- _Task objective_: Among the entries that follow, the required portion opens with the line containing "Here is the" and closes with the line containing "Below is the". Give that portion again exactly, and nothing else.

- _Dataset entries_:
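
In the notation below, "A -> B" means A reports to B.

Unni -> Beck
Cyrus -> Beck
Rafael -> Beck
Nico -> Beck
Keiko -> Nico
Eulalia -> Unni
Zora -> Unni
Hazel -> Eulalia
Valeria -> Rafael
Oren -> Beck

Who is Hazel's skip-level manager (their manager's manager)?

Hazel reports to Eulalia, and Eulalia reports to Unni. So Hazel's skip-level manager is Unni.

Unni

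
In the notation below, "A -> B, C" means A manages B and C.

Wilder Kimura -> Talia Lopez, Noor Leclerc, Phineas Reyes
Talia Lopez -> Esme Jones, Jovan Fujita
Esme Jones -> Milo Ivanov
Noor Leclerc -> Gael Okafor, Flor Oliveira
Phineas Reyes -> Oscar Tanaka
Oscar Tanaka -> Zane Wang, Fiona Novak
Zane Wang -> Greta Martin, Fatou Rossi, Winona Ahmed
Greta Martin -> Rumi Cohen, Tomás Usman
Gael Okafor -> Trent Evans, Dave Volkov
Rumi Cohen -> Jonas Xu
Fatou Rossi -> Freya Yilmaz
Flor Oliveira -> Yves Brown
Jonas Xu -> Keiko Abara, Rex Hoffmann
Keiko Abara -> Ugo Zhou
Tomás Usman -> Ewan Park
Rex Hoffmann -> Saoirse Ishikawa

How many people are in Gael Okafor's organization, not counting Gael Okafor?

Gael Okafor directly manages Trent Evans, Dave Volkov. Trent Evans has no reports. Dave Volkov has no reports. So Gael Okafor's organization is 2 direct reports plus everyone under them: 1 + 1 = 2.

2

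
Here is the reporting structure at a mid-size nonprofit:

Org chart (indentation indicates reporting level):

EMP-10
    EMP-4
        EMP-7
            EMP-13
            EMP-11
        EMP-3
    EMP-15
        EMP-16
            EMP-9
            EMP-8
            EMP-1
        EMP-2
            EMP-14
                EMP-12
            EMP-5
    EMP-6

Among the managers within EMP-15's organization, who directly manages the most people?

EMP-16

Direct-report counts within EMP-15's organization: EMP-15 has 2; EMP-2 has 2; EMP-14 has 1; EMP-16 has 3. The largest is 3, held by EMP-16.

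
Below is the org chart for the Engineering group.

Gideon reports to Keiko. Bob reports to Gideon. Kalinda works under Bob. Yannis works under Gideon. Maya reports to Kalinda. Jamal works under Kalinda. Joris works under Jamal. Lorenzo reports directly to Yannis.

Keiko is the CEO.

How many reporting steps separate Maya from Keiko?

4

Chain from Maya up to Keiko: Maya → Kalinda → Bob → Gideon → Keiko. That is 4 steps up, so Maya is 4 levels below Keiko.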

- _Written solution_:
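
Here is the reporting structure at a mid-size nonprofit:

Org chart (indentation indicates reporting level):

EMP-10
    EMP-4
        EMP-7
            EMP-13
            EMP-11
        EMP-3
    EMP-15
        EMP-16
            EMP-9
            EMP-8
            EMP-1
        EMP-2
            EMP-14
                EMP-12
            EMP-5
    EMP-6

Among the managers within EMP-15's organization, who directly manages the most people?

EMP-16

Direct-report counts within EMP-15's organization: EMP-15 has 2; EMP-2 has 2; EMP-14 has 1; EMP-16 has 3. The largest is 3, held by EMP-16.

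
Below is the org chart for the Engineering group.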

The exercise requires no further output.